■ RECORDS PROVIDED:
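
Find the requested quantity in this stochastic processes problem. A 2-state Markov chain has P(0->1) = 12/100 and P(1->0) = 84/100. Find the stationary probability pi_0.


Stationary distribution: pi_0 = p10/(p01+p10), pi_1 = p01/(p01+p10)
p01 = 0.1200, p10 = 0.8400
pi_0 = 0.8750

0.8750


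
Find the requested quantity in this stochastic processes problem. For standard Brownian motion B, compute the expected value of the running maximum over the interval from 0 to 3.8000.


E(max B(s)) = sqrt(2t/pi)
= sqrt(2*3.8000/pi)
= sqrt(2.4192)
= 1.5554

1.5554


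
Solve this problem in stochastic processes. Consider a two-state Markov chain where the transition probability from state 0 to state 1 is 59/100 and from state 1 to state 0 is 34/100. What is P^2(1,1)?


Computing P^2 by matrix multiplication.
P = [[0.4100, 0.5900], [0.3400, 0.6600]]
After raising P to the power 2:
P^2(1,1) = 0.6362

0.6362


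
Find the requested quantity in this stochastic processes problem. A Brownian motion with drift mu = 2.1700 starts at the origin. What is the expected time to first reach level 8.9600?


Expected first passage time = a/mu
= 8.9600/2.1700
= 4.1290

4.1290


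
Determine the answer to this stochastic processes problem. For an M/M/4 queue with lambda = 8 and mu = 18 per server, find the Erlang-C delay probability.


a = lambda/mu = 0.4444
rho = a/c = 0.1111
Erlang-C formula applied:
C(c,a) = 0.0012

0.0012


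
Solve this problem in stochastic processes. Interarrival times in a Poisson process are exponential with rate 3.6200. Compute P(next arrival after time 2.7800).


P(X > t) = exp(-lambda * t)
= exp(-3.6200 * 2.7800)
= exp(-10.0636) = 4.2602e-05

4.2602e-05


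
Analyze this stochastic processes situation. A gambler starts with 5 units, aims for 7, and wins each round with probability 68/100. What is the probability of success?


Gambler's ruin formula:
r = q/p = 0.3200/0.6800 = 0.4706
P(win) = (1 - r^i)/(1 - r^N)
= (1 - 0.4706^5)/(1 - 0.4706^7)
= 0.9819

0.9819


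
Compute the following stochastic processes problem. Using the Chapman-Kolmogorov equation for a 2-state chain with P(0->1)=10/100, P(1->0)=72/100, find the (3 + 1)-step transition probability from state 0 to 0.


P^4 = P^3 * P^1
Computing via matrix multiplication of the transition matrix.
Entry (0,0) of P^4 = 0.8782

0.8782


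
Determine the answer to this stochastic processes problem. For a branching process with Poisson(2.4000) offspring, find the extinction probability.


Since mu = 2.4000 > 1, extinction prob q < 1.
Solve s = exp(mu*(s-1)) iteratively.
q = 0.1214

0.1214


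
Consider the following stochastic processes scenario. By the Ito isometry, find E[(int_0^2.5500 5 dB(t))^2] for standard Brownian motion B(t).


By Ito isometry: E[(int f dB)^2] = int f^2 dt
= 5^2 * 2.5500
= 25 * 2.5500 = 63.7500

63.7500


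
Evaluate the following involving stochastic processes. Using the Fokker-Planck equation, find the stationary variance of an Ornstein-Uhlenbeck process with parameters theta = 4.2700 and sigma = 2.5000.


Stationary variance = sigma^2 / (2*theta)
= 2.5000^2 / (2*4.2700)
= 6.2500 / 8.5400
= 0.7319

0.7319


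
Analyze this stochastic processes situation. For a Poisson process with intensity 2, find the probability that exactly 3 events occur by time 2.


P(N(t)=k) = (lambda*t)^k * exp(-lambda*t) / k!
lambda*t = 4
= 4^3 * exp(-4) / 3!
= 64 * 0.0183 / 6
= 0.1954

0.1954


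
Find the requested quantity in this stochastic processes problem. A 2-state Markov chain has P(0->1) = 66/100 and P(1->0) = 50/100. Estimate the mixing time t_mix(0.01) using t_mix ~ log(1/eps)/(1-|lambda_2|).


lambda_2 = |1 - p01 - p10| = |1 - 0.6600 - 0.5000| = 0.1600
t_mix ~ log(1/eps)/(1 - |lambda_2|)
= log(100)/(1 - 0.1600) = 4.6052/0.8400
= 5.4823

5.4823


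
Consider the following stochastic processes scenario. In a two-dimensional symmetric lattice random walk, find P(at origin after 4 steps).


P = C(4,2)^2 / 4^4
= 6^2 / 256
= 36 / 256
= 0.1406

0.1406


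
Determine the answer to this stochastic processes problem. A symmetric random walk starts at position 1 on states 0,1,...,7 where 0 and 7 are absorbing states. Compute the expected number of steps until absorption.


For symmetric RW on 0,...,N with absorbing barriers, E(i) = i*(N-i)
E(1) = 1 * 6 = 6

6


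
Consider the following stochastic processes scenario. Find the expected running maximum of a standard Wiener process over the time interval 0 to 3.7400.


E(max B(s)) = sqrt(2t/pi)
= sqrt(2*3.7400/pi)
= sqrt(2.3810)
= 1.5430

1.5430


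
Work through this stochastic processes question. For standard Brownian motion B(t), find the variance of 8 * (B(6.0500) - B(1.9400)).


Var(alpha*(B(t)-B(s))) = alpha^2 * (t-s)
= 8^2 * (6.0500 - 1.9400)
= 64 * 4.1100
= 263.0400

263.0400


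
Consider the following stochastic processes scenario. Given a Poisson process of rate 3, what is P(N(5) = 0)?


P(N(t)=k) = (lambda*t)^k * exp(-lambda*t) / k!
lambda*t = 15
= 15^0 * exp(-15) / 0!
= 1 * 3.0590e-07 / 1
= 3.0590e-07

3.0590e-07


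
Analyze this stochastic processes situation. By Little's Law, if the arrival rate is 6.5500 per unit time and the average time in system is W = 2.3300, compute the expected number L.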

■ REQUIRED WORK: Your reply should consist of the records, copied exactly.

■ ANSWER SECTION:
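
Find the requested quantity in this stochastic processes problem. A 2-state Markov chain has P(0->1) = 12/100 and P(1->0) = 84/100. Find the stationary probability pi_0.


Stationary distribution: pi_0 = p10/(p01+p10), pi_1 = p01/(p01+p10)
p01 = 0.1200, p10 = 0.8400
pi_0 = 0.8750

0.8750


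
Find the requested quantity in this stochastic processes problem. For standard Brownian motion B, compute the expected value of the running maximum over the interval from 0 to 3.8000.


E(max B(s)) = sqrt(2t/pi)
= sqrt(2*3.8000/pi)
= sqrt(2.4192)
= 1.5554

1.5554


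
Solve this problem in stochastic processes. Consider a two-state Markov chain where the transition probability from state 0 to state 1 is 59/100 and from state 1 to state 0 is 34/100. What is P^2(1,1)?


Computing P^2 by matrix multiplication.
P = [[0.4100, 0.5900], [0.3400, 0.6600]]
After raising P to the power 2:
P^2(1,1) = 0.6362

0.6362


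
Find the requested quantity in this stochastic processes problem. A Brownian motion with drift mu = 2.1700 starts at the origin. What is the expected time to first reach level 8.9600?


Expected first passage time = a/mu
= 8.9600/2.1700
= 4.1290

4.1290


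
Determine the answer to this stochastic processes problem. For an M/M/4 queue with lambda = 8 and mu = 18 per server, find the Erlang-C delay probability.


a = lambda/mu = 0.4444
rho = a/c = 0.1111
Erlang-C formula applied:
C(c,a) = 0.0012

0.0012


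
Solve this problem in stochastic processes. Interarrival times in a Poisson process are exponential with rate 3.6200. Compute P(next arrival after time 2.7800).


P(X > t) = exp(-lambda * t)
= exp(-3.6200 * 2.7800)
= exp(-10.0636) = 4.2602e-05

4.2602e-05


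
Analyze this stochastic processes situation. A gambler starts with 5 units, aims for 7, and wins each round with probability 68/100. What is the probability of success?


Gambler's ruin formula:
r = q/p = 0.3200/0.6800 = 0.4706
P(win) = (1 - r^i)/(1 - r^N)
= (1 - 0.4706^5)/(1 - 0.4706^7)
= 0.9819

0.9819


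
Compute the following stochastic processes problem. Using the Chapman-Kolmogorov equation for a 2-state chain with P(0->1)=10/100, P(1->0)=72/100, find the (3 + 1)-step transition probability from state 0 to 0.


P^4 = P^3 * P^1
Computing via matrix multiplication of the transition matrix.
Entry (0,0) of P^4 = 0.8782

0.8782


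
Determine the answer to this stochastic processes problem. For a branching process with Poisson(2.4000) offspring, find the extinction probability.


Since mu = 2.4000 > 1, extinction prob q < 1.
Solve s = exp(mu*(s-1)) iteratively.
q = 0.1214

0.1214


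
Consider the following stochastic processes scenario. By the Ito isometry, find E[(int_0^2.5500 5 dB(t))^2] for standard Brownian motion B(t).


By Ito isometry: E[(int f dB)^2] = int f^2 dt
= 5^2 * 2.5500
= 25 * 2.5500 = 63.7500

63.7500


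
Evaluate the following involving stochastic processes. Using the Fokker-Planck equation, find the stationary variance of an Ornstein-Uhlenbeck process with parameters theta = 4.2700 and sigma = 2.5000.


Stationary variance = sigma^2 / (2*theta)
= 2.5000^2 / (2*4.2700)
= 6.2500 / 8.5400
= 0.7319

0.7319


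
Analyze this stochastic processes situation. For a Poisson process with intensity 2, find the probability that exactly 3 events occur by time 2.


P(N(t)=k) = (lambda*t)^k * exp(-lambda*t) / k!
lambda*t = 4
= 4^3 * exp(-4) / 3!
= 64 * 0.0183 / 6
= 0.1954

0.1954


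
Find the requested quantity in this stochastic processes problem. A 2-state Markov chain has P(0->1) = 66/100 and P(1->0) = 50/100. Estimate the mixing time t_mix(0.01) using t_mix ~ log(1/eps)/(1-|lambda_2|).


lambda_2 = |1 - p01 - p10| = |1 - 0.6600 - 0.5000| = 0.1600
t_mix ~ log(1/eps)/(1 - |lambda_2|)
= log(100)/(1 - 0.1600) = 4.6052/0.8400
= 5.4823

5.4823


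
Consider the following stochastic processes scenario. In a two-dimensional symmetric lattice random walk, find P(at origin after 4 steps).


P = C(4,2)^2 / 4^4
= 6^2 / 256
= 36 / 256
= 0.1406

0.1406


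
Determine the answer to this stochastic processes problem. A symmetric random walk starts at position 1 on states 0,1,...,7 where 0 and 7 are absorbing states. Compute the expected number of steps until absorption.


For symmetric RW on 0,...,N with absorbing barriers, E(i) = i*(N-i)
E(1) = 1 * 6 = 6

6


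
Consider the following stochastic processes scenario. Find the expected running maximum of a standard Wiener process over the time interval 0 to 3.7400.


E(max B(s)) = sqrt(2t/pi)
= sqrt(2*3.7400/pi)
= sqrt(2.3810)
= 1.5430

1.5430


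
Work through this stochastic processes question. For standard Brownian motion B(t), find the variance of 8 * (B(6.0500) - B(1.9400)).


Var(alpha*(B(t)-B(s))) = alpha^2 * (t-s)
= 8^2 * (6.0500 - 1.9400)
= 64 * 4.1100
= 263.0400

263.0400


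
Consider the following stochastic processes scenario. Given a Poisson process of rate 3, what is P(N(5) = 0)?


P(N(t)=k) = (lambda*t)^k * exp(-lambda*t) / k!
lambda*t = 15
= 15^0 * exp(-15) / 0!
= 1 * 3.0590e-07 / 1
= 3.0590e-07

3.0590e-07


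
Analyze this stochastic processes situation. By Little's Law, if the arrival rate is 6.5500 per unit time and the average time in system is W = 2.3300, compute the expected number L.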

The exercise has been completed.